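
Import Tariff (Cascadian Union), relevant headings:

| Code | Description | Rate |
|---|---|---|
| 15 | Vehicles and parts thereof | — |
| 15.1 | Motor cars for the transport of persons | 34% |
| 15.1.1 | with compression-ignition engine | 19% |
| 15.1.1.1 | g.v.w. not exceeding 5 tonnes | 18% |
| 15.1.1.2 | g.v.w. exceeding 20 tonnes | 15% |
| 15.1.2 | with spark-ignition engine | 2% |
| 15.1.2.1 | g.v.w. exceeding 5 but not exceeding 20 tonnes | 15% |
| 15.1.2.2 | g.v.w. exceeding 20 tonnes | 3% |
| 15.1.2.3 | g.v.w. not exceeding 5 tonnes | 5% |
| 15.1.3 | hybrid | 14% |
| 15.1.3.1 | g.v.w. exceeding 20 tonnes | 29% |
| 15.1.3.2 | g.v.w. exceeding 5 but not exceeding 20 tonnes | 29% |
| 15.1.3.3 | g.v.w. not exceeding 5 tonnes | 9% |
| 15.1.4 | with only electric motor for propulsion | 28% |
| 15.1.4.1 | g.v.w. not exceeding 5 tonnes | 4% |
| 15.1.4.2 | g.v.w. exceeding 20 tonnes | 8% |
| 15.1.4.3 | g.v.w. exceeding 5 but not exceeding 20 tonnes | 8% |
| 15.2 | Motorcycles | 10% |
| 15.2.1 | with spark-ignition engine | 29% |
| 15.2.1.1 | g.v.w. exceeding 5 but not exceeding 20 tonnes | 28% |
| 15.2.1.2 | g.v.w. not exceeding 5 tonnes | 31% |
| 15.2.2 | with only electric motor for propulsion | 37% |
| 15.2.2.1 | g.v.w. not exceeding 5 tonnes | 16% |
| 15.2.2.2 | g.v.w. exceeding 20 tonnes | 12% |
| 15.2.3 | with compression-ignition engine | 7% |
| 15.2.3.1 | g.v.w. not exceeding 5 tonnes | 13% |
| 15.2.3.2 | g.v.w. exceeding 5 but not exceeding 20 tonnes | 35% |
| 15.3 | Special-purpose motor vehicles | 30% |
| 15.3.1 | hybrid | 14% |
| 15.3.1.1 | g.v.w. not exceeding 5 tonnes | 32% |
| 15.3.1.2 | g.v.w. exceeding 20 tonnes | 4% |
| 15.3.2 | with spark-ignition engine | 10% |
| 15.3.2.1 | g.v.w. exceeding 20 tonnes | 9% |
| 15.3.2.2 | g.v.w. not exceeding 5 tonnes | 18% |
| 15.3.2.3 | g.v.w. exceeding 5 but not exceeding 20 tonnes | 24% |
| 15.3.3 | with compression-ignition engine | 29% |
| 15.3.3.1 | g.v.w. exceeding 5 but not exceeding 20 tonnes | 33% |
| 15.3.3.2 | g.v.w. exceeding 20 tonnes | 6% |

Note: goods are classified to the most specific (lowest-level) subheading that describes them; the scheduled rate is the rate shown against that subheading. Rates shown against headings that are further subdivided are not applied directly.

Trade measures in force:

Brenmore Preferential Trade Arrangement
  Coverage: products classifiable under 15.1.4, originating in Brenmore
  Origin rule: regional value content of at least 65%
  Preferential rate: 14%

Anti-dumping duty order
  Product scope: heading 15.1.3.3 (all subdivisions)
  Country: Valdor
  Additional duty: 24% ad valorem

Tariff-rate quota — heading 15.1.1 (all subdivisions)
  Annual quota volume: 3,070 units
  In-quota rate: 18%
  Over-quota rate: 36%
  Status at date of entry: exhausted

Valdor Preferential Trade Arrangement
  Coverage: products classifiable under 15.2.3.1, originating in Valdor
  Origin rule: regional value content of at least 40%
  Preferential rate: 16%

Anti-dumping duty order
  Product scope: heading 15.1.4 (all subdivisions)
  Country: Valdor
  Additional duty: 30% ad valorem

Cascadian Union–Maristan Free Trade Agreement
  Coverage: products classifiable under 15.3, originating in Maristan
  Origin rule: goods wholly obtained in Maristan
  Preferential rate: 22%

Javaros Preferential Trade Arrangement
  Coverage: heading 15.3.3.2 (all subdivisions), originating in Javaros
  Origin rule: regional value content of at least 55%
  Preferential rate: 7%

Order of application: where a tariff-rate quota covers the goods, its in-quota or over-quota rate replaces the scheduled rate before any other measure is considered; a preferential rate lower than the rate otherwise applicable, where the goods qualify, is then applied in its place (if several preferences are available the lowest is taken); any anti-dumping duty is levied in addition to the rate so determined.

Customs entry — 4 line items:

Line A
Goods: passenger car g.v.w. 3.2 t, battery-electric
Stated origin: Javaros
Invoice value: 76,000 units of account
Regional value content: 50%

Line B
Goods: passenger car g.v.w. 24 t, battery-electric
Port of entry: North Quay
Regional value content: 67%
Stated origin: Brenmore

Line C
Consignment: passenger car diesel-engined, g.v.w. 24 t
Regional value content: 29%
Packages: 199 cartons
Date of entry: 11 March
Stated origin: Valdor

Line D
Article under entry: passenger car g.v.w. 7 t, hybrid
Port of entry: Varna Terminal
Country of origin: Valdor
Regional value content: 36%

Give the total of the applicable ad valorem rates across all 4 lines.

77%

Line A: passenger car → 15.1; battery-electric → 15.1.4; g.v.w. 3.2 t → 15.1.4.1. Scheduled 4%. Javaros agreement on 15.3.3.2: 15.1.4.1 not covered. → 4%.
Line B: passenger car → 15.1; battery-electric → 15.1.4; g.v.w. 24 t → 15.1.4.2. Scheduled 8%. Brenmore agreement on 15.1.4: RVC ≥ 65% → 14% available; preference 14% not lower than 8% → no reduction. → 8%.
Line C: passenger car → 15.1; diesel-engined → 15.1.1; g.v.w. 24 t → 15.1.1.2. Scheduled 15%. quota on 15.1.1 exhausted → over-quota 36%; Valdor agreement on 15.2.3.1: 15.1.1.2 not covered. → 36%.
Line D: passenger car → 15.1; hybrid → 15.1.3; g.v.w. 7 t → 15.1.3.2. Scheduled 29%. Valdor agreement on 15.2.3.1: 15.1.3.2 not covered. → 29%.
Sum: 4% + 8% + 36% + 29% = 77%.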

→ **Required action**:
Nothing in the records may change; write them out again in full.

→ **Response to this exercise**:
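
Import Tariff (Cascadian Union), relevant headings:

| Code | Description | Rate |
|---|---|---|
| 15 | Vehicles and parts thereof | — |
| 15.1 | Motor cars for the transport of persons | 34% |
| 15.1.1 | with compression-ignition engine | 19% |
| 15.1.1.1 | g.v.w. not exceeding 5 tonnes | 18% |
| 15.1.1.2 | g.v.w. exceeding 20 tonnes | 15% |
| 15.1.2 | with spark-ignition engine | 2% |
| 15.1.2.1 | g.v.w. exceeding 5 but not exceeding 20 tonnes | 15% |
| 15.1.2.2 | g.v.w. exceeding 20 tonnes | 3% |
| 15.1.2.3 | g.v.w. not exceeding 5 tonnes | 5% |
| 15.1.3 | hybrid | 14% |
| 15.1.3.1 | g.v.w. exceeding 20 tonnes | 29% |
| 15.1.3.2 | g.v.w. exceeding 5 but not exceeding 20 tonnes | 29% |
| 15.1.3.3 | g.v.w. not exceeding 5 tonnes | 9% |
| 15.1.4 | with only electric motor for propulsion | 28% |
| 15.1.4.1 | g.v.w. not exceeding 5 tonnes | 4% |
| 15.1.4.2 | g.v.w. exceeding 20 tonnes | 8% |
| 15.1.4.3 | g.v.w. exceeding 5 but not exceeding 20 tonnes | 8% |
| 15.2 | Motorcycles | 10% |
| 15.2.1 | with spark-ignition engine | 29% |
| 15.2.1.1 | g.v.w. exceeding 5 but not exceeding 20 tonnes | 28% |
| 15.2.1.2 | g.v.w. not exceeding 5 tonnes | 31% |
| 15.2.2 | with only electric motor for propulsion | 37% |
| 15.2.2.1 | g.v.w. not exceeding 5 tonnes | 16% |
| 15.2.2.2 | g.v.w. exceeding 20 tonnes | 12% |
| 15.2.3 | with compression-ignition engine | 7% |
| 15.2.3.1 | g.v.w. not exceeding 5 tonnes | 13% |
| 15.2.3.2 | g.v.w. exceeding 5 but not exceeding 20 tonnes | 35% |
| 15.3 | Special-purpose motor vehicles | 30% |
| 15.3.1 | hybrid | 14% |
| 15.3.1.1 | g.v.w. not exceeding 5 tonnes | 32% |
| 15.3.1.2 | g.v.w. exceeding 20 tonnes | 4% |
| 15.3.2 | with spark-ignition engine | 10% |
| 15.3.2.1 | g.v.w. exceeding 20 tonnes | 9% |
| 15.3.2.2 | g.v.w. not exceeding 5 tonnes | 18% |
| 15.3.2.3 | g.v.w. exceeding 5 but not exceeding 20 tonnes | 24% |
| 15.3.3 | with compression-ignition engine | 29% |
| 15.3.3.1 | g.v.w. exceeding 5 but not exceeding 20 tonnes | 33% |
| 15.3.3.2 | g.v.w. exceeding 20 tonnes | 6% |

Note: goods are classified to the most specific (lowest-level) subheading that describes them; the scheduled rate is the rate shown against that subheading. Rates shown against headings that are further subdivided are not applied directly.

Trade measures in force:

Brenmore Preferential Trade Arrangement
  Coverage: products classifiable under 15.1.4, originating in Brenmore
  Origin rule: regional value content of at least 65%
  Preferential rate: 14%

Anti-dumping duty order
  Product scope: heading 15.1.3.3 (all subdivisions)
  Country: Valdor
  Additional duty: 24% ad valorem

Tariff-rate quota — heading 15.1.1 (all subdivisions)
  Annual quota volume: 3,070 units
  In-quota rate: 18%
  Over-quota rate: 36%
  Status at date of entry: exhausted

Valdor Preferential Trade Arrangement
  Coverage: products classifiable under 15.2.3.1, originating in Valdor
  Origin rule: regional value content of at least 40%
  Preferential rate: 16%

Anti-dumping duty order
  Product scope: heading 15.1.4 (all subdivisions)
  Country: Valdor
  Additional duty: 30% ad valorem

Cascadian Union–Maristan Free Trade Agreement
  Coverage: products classifiable under 15.3, originating in Maristan
  Origin rule: goods wholly obtained in Maristan
  Preferential rate: 22%

Javaros Preferential Trade Arrangement
  Coverage: heading 15.3.3.2 (all subdivisions), originating in Javaros
  Origin rule: regional value content of at least 55%
  Preferential rate: 7%

Order of application: where a tariff-rate quota covers the goods, its in-quota or over-quota rate replaces the scheduled rate before any other measure is considered; a preferential rate lower than the rate otherwise applicable, where the goods qualify, is then applied in its place (if several preferences are available the lowest is taken); any anti-dumping duty is levied in addition to the rate so determined.

Customs entry — 4 line items:

Line A
Goods: passenger car g.v.w. 3.2 t, battery-electric
Stated origin: Javaros
Invoice value: 76,000 units of account
Regional value content: 50%

Line B
Goods: passenger car g.v.w. 24 t, battery-electric
Port of entry: North Quay
Regional value content: 67%
Stated origin: Brenmore

Line C
Consignment: passenger car diesel-engined, g.v.w. 24 t
Regional value content: 29%
Packages: 199 cartons
Date of entry: 11 March
Stated origin: Valdor

Line D
Article under entry: passenger car g.v.w. 7 t, hybrid
Port of entry: Varna Terminal
Country of origin: Valdor
Regional value content: 36%

Give the total of the applicable ad valorem rates across all 4 lines.

77%

Line A: passenger car → 15.1; battery-electric → 15.1.4; g.v.w. 3.2 t → 15.1.4.1. Scheduled 4%. Javaros agreement on 15.3.3.2: 15.1.4.1 not covered. → 4%.
Line B: passenger car → 15.1; battery-electric → 15.1.4; g.v.w. 24 t → 15.1.4.2. Scheduled 8%. Brenmore agreement on 15.1.4: RVC ≥ 65% → 14% available; preference 14% not lower than 8% → no reduction. → 8%.
Line C: passenger car → 15.1; diesel-engined → 15.1.1; g.v.w. 24 t → 15.1.1.2. Scheduled 15%. quota on 15.1.1 exhausted → over-quota 36%; Valdor agreement on 15.2.3.1: 15.1.1.2 not covered. → 36%.
Line D: passenger car → 15.1; hybrid → 15.1.3; g.v.w. 7 t → 15.1.3.2. Scheduled 29%. Valdor agreement on 15.2.3.1: 15.1.3.2 not covered. → 29%.
Sum: 4% + 8% + 36% + 29% = 77%.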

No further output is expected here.